Could you copy, exactly as written, every line from the first line of the records through the one containing "11. write(14)"?

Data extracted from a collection
□ □ □ □ □
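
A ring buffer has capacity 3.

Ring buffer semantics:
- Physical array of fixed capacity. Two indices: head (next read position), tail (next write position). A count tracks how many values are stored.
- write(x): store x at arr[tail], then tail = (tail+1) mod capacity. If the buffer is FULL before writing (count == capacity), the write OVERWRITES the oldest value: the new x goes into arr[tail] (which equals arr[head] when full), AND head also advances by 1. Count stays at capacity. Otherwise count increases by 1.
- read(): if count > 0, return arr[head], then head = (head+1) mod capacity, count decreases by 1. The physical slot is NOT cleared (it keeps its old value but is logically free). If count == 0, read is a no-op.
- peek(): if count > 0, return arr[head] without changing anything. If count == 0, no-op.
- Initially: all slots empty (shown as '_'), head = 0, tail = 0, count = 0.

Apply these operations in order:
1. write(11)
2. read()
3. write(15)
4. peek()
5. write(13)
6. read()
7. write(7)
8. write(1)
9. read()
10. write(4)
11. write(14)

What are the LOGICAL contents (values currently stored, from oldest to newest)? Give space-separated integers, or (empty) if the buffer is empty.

Answer: 1 4 14

Derivation:
After op 1 (write(11)): arr=[11 _ _] head=0 tail=1 count=1
After op 2 (read()): arr=[11 _ _] head=1 tail=1 count=0
After op 3 (write(15)): arr=[11 15 _] head=1 tail=2 count=1
After op 4 (peek()): arr=[11 15 _] head=1 tail=2 count=1
After op 5 (write(13)): arr=[11 15 13] head=1 tail=0 count=2
After op 6 (read()): arr=[11 15 13] head=2 tail=0 count=1
After op 7 (write(7)): arr=[7 15 13] head=2 tail=1 count=2
After op 8 (write(1)): arr=[7 1 13] head=2 tail=2 count=3
After op 9 (read()): arr=[7 1 13] head=0 tail=2 count=2
After op 10 (write(4)): arr=[7 1 4] head=0 tail=0 count=3
After op 11 (write(14)): arr=[14 1 4] head=1 tail=1 count=3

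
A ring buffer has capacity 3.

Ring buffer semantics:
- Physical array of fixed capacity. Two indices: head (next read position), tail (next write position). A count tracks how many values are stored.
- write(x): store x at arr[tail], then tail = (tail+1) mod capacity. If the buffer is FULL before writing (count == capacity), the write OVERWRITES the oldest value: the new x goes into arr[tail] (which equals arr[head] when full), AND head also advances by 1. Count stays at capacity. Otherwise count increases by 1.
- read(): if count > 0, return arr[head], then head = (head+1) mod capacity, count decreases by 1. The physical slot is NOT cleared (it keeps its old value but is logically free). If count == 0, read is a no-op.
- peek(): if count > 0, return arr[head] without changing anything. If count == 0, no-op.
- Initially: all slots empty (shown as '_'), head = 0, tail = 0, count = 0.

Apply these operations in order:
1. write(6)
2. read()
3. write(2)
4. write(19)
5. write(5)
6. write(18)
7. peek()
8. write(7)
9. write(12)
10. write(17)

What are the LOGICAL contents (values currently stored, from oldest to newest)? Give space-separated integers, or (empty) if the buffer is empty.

After op 1 (write(6)): arr=[6 _ _] head=0 tail=1 count=1
After op 2 (read()): arr=[6 _ _] head=1 tail=1 count=0
After op 3 (write(2)): arr=[6 2 _] head=1 tail=2 count=1
After op 4 (write(19)): arr=[6 2 19] head=1 tail=0 count=2
After op 5 (write(5)): arr=[5 2 19] head=1 tail=1 count=3
After op 6 (write(18)): arr=[5 18 19] head=2 tail=2 count=3
After op 7 (peek()): arr=[5 18 19] head=2 tail=2 count=3
After op 8 (write(7)): arr=[5 18 7] head=0 tail=0 count=3
After op 9 (write(12)): arr=[12 18 7] head=1 tail=1 count=3
After op 10 (write(17)): arr=[12 17 7] head=2 tail=2 count=3

Answer: 7 12 17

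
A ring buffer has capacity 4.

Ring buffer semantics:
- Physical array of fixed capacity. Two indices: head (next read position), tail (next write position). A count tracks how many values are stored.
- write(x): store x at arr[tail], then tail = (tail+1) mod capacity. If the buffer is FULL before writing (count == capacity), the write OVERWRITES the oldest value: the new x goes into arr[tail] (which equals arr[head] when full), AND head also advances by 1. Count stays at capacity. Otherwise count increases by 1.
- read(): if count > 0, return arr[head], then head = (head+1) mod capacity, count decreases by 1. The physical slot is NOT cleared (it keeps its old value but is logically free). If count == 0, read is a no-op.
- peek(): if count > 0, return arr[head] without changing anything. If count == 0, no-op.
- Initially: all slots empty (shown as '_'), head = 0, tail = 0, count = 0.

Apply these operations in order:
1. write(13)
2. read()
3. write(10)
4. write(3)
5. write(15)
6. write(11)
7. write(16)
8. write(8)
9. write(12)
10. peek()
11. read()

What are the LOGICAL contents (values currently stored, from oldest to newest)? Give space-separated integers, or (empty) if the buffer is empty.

After op 1 (write(13)): arr=[13 _ _ _] head=0 tail=1 count=1
After op 2 (read()): arr=[13 _ _ _] head=1 tail=1 count=0
After op 3 (write(10)): arr=[13 10 _ _] head=1 tail=2 count=1
After op 4 (write(3)): arr=[13 10 3 _] head=1 tail=3 count=2
After op 5 (write(15)): arr=[13 10 3 15] head=1 tail=0 count=3
After op 6 (write(11)): arr=[11 10 3 15] head=1 tail=1 count=4
After op 7 (write(16)): arr=[11 16 3 15] head=2 tail=2 count=4
After op 8 (write(8)): arr=[11 16 8 15] head=3 tail=3 count=4
After op 9 (write(12)): arr=[11 16 8 12] head=0 tail=0 count=4
After op 10 (peek()): arr=[11 16 8 12] head=0 tail=0 count=4
After op 11 (read()): arr=[11 16 8 12] head=1 tail=0 count=3

Answer: 16 8 12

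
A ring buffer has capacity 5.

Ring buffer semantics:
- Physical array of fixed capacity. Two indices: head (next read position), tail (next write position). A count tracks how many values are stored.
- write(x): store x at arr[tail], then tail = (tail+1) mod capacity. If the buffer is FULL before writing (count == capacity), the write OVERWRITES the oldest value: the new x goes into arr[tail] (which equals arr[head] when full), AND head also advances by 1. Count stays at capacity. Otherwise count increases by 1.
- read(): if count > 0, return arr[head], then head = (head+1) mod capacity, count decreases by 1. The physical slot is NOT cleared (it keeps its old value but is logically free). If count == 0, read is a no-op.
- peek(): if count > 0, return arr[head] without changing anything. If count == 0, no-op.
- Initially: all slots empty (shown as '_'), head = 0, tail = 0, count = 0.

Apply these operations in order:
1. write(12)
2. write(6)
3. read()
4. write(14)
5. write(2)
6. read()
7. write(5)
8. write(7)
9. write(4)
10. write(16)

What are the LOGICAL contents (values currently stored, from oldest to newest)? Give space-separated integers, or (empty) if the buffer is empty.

After op 1 (write(12)): arr=[12 _ _ _ _] head=0 tail=1 count=1
After op 2 (write(6)): arr=[12 6 _ _ _] head=0 tail=2 count=2
After op 3 (read()): arr=[12 6 _ _ _] head=1 tail=2 count=1
After op 4 (write(14)): arr=[12 6 14 _ _] head=1 tail=3 count=2
After op 5 (write(2)): arr=[12 6 14 2 _] head=1 tail=4 count=3
After op 6 (read()): arr=[12 6 14 2 _] head=2 tail=4 count=2
After op 7 (write(5)): arr=[12 6 14 2 5] head=2 tail=0 count=3
After op 8 (write(7)): arr=[7 6 14 2 5] head=2 tail=1 count=4
After op 9 (write(4)): arr=[7 4 14 2 5] head=2 tail=2 count=5
After op 10 (write(16)): arr=[7 4 16 2 5] head=3 tail=3 count=5

Answer: 2 5 7 4 16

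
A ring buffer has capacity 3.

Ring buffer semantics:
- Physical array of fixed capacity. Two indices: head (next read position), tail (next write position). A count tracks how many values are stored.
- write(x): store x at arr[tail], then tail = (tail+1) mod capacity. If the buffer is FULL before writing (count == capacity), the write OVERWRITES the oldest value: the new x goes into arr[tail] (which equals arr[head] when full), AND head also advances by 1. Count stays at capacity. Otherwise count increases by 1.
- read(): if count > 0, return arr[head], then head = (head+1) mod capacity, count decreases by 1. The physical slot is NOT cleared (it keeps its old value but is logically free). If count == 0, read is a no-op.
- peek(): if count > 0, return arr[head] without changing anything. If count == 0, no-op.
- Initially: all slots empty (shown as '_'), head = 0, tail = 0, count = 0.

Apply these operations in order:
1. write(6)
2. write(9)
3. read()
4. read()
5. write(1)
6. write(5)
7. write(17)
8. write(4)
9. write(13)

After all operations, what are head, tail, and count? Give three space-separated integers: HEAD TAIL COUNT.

After op 1 (write(6)): arr=[6 _ _] head=0 tail=1 count=1
After op 2 (write(9)): arr=[6 9 _] head=0 tail=2 count=2
After op 3 (read()): arr=[6 9 _] head=1 tail=2 count=1
After op 4 (read()): arr=[6 9 _] head=2 tail=2 count=0
After op 5 (write(1)): arr=[6 9 1] head=2 tail=0 count=1
After op 6 (write(5)): arr=[5 9 1] head=2 tail=1 count=2
After op 7 (write(17)): arr=[5 17 1] head=2 tail=2 count=3
After op 8 (write(4)): arr=[5 17 4] head=0 tail=0 count=3
After op 9 (write(13)): arr=[13 17 4] head=1 tail=1 count=3

Answer: 1 1 3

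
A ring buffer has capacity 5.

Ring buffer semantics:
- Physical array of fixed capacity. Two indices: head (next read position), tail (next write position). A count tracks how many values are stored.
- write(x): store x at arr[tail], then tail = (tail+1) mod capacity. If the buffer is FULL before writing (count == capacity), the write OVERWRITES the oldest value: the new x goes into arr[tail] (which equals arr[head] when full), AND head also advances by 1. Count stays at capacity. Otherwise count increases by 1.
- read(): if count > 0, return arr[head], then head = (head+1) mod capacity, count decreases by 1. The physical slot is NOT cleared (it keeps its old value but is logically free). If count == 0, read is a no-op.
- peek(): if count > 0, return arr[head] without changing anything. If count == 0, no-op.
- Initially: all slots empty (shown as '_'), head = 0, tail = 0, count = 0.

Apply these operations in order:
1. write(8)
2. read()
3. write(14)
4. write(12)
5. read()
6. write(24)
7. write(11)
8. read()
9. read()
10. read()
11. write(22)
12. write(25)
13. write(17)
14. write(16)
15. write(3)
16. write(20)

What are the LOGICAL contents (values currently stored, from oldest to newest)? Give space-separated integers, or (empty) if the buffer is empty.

After op 1 (write(8)): arr=[8 _ _ _ _] head=0 tail=1 count=1
After op 2 (read()): arr=[8 _ _ _ _] head=1 tail=1 count=0
After op 3 (write(14)): arr=[8 14 _ _ _] head=1 tail=2 count=1
After op 4 (write(12)): arr=[8 14 12 _ _] head=1 tail=3 count=2
After op 5 (read()): arr=[8 14 12 _ _] head=2 tail=3 count=1
After op 6 (write(24)): arr=[8 14 12 24 _] head=2 tail=4 count=2
After op 7 (write(11)): arr=[8 14 12 24 11] head=2 tail=0 count=3
After op 8 (read()): arr=[8 14 12 24 11] head=3 tail=0 count=2
After op 9 (read()): arr=[8 14 12 24 11] head=4 tail=0 count=1
After op 10 (read()): arr=[8 14 12 24 11] head=0 tail=0 count=0
After op 11 (write(22)): arr=[22 14 12 24 11] head=0 tail=1 count=1
After op 12 (write(25)): arr=[22 25 12 24 11] head=0 tail=2 count=2
After op 13 (write(17)): arr=[22 25 17 24 11] head=0 tail=3 count=3
After op 14 (write(16)): arr=[22 25 17 16 11] head=0 tail=4 count=4
After op 15 (write(3)): arr=[22 25 17 16 3] head=0 tail=0 count=5
After op 16 (write(20)): arr=[20 25 17 16 3] head=1 tail=1 count=5

Answer: 25 17 16 3 20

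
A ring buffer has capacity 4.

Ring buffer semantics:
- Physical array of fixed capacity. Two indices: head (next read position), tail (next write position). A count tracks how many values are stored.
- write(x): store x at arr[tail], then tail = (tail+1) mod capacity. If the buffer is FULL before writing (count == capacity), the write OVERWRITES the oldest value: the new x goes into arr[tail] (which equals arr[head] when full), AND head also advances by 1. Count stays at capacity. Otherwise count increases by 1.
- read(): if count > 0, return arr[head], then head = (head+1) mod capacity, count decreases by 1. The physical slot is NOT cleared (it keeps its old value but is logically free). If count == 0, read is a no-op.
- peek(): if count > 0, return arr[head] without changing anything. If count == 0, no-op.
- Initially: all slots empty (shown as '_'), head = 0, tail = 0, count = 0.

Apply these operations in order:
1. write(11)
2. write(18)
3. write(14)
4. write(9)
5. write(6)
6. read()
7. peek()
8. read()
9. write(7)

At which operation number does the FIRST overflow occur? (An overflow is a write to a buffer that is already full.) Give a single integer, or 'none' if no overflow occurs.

Answer: 5

Derivation:
After op 1 (write(11)): arr=[11 _ _ _] head=0 tail=1 count=1
After op 2 (write(18)): arr=[11 18 _ _] head=0 tail=2 count=2
After op 3 (write(14)): arr=[11 18 14 _] head=0 tail=3 count=3
After op 4 (write(9)): arr=[11 18 14 9] head=0 tail=0 count=4
After op 5 (write(6)): arr=[6 18 14 9] head=1 tail=1 count=4
After op 6 (read()): arr=[6 18 14 9] head=2 tail=1 count=3
After op 7 (peek()): arr=[6 18 14 9] head=2 tail=1 count=3
After op 8 (read()): arr=[6 18 14 9] head=3 tail=1 count=2
After op 9 (write(7)): arr=[6 7 14 9] head=3 tail=2 count=3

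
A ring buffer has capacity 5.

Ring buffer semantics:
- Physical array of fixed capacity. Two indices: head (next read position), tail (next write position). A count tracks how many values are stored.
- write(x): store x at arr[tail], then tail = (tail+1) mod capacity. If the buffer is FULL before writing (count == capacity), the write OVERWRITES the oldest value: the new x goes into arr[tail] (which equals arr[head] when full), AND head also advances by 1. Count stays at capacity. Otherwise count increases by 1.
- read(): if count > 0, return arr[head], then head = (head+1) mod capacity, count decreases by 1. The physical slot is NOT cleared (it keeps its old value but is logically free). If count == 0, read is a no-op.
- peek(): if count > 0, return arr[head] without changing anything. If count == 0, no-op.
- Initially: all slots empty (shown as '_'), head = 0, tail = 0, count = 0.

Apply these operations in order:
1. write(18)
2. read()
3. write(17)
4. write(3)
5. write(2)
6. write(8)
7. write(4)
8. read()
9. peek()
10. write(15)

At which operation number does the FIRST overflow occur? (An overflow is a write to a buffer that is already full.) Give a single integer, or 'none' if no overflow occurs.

After op 1 (write(18)): arr=[18 _ _ _ _] head=0 tail=1 count=1
After op 2 (read()): arr=[18 _ _ _ _] head=1 tail=1 count=0
After op 3 (write(17)): arr=[18 17 _ _ _] head=1 tail=2 count=1
After op 4 (write(3)): arr=[18 17 3 _ _] head=1 tail=3 count=2
After op 5 (write(2)): arr=[18 17 3 2 _] head=1 tail=4 count=3
After op 6 (write(8)): arr=[18 17 3 2 8] head=1 tail=0 count=4
After op 7 (write(4)): arr=[4 17 3 2 8] head=1 tail=1 count=5
After op 8 (read()): arr=[4 17 3 2 8] head=2 tail=1 count=4
After op 9 (peek()): arr=[4 17 3 2 8] head=2 tail=1 count=4
After op 10 (write(15)): arr=[4 15 3 2 8] head=2 tail=2 count=5

Answer: none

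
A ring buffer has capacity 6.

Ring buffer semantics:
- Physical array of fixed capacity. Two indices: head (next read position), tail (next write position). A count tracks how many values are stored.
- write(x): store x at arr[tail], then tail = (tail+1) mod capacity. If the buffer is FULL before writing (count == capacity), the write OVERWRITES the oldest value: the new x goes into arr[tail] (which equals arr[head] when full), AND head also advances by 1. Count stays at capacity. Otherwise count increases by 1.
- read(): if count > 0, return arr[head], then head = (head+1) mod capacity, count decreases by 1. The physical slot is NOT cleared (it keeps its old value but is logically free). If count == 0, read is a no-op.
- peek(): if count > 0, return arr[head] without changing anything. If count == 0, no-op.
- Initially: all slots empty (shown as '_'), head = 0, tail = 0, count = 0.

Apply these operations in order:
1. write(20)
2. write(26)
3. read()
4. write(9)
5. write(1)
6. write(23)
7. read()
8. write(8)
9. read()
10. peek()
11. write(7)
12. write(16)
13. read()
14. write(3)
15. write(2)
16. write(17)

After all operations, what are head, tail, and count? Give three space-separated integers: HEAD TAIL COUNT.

Answer: 5 5 6

Derivation:
After op 1 (write(20)): arr=[20 _ _ _ _ _] head=0 tail=1 count=1
After op 2 (write(26)): arr=[20 26 _ _ _ _] head=0 tail=2 count=2
After op 3 (read()): arr=[20 26 _ _ _ _] head=1 tail=2 count=1
After op 4 (write(9)): arr=[20 26 9 _ _ _] head=1 tail=3 count=2
After op 5 (write(1)): arr=[20 26 9 1 _ _] head=1 tail=4 count=3
After op 6 (write(23)): arr=[20 26 9 1 23 _] head=1 tail=5 count=4
After op 7 (read()): arr=[20 26 9 1 23 _] head=2 tail=5 count=3
After op 8 (write(8)): arr=[20 26 9 1 23 8] head=2 tail=0 count=4
After op 9 (read()): arr=[20 26 9 1 23 8] head=3 tail=0 count=3
After op 10 (peek()): arr=[20 26 9 1 23 8] head=3 tail=0 count=3
After op 11 (write(7)): arr=[7 26 9 1 23 8] head=3 tail=1 count=4
After op 12 (write(16)): arr=[7 16 9 1 23 8] head=3 tail=2 count=5
After op 13 (read()): arr=[7 16 9 1 23 8] head=4 tail=2 count=4
After op 14 (write(3)): arr=[7 16 3 1 23 8] head=4 tail=3 count=5
After op 15 (write(2)): arr=[7 16 3 2 23 8] head=4 tail=4 count=6
After op 16 (write(17)): arr=[7 16 3 2 17 8] head=5 tail=5 count=6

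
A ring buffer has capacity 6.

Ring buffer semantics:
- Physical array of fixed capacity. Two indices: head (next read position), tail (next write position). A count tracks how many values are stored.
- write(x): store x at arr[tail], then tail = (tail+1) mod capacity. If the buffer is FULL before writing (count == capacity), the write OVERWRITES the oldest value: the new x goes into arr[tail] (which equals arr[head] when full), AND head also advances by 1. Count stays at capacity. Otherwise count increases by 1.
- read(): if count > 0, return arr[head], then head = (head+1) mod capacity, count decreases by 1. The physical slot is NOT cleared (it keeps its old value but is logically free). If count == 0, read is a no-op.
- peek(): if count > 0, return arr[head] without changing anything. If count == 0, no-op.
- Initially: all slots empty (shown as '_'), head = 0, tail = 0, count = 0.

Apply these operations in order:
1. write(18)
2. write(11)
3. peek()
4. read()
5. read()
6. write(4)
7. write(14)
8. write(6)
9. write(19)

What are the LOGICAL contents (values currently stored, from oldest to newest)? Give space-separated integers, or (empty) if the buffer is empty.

Answer: 4 14 6 19

Derivation:
After op 1 (write(18)): arr=[18 _ _ _ _ _] head=0 tail=1 count=1
After op 2 (write(11)): arr=[18 11 _ _ _ _] head=0 tail=2 count=2
After op 3 (peek()): arr=[18 11 _ _ _ _] head=0 tail=2 count=2
After op 4 (read()): arr=[18 11 _ _ _ _] head=1 tail=2 count=1
After op 5 (read()): arr=[18 11 _ _ _ _] head=2 tail=2 count=0
After op 6 (write(4)): arr=[18 11 4 _ _ _] head=2 tail=3 count=1
After op 7 (write(14)): arr=[18 11 4 14 _ _] head=2 tail=4 count=2
After op 8 (write(6)): arr=[18 11 4 14 6 _] head=2 tail=5 count=3
After op 9 (write(19)): arr=[18 11 4 14 6 19] head=2 tail=0 count=4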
□ □ □ □ □
WRITTEN RESPONSE.
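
A ring buffer has capacity 3.

Ring buffer semantics:
- Physical array of fixed capacity. Two indices: head (next read position), tail (next write position). A count tracks how many values are stored.
- write(x): store x at arr[tail], then tail = (tail+1) mod capacity. If the buffer is FULL before writing (count == capacity), the write OVERWRITES the oldest value: the new x goes into arr[tail] (which equals arr[head] when full), AND head also advances by 1. Count stays at capacity. Otherwise count increases by 1.
- read(): if count > 0, return arr[head], then head = (head+1) mod capacity, count decreases by 1. The physical slot is NOT cleared (it keeps its old value but is logically free). If count == 0, read is a no-op.
- peek(): if count > 0, return arr[head] without changing anything. If count == 0, no-op.
- Initially: all slots empty (shown as '_'), head = 0, tail = 0, count = 0.

Apply these operations in order:
1. write(11)
2. read()
3. write(15)
4. peek()
5. write(13)
6. read()
7. write(7)
8. write(1)
9. read()
10. write(4)
11. write(14)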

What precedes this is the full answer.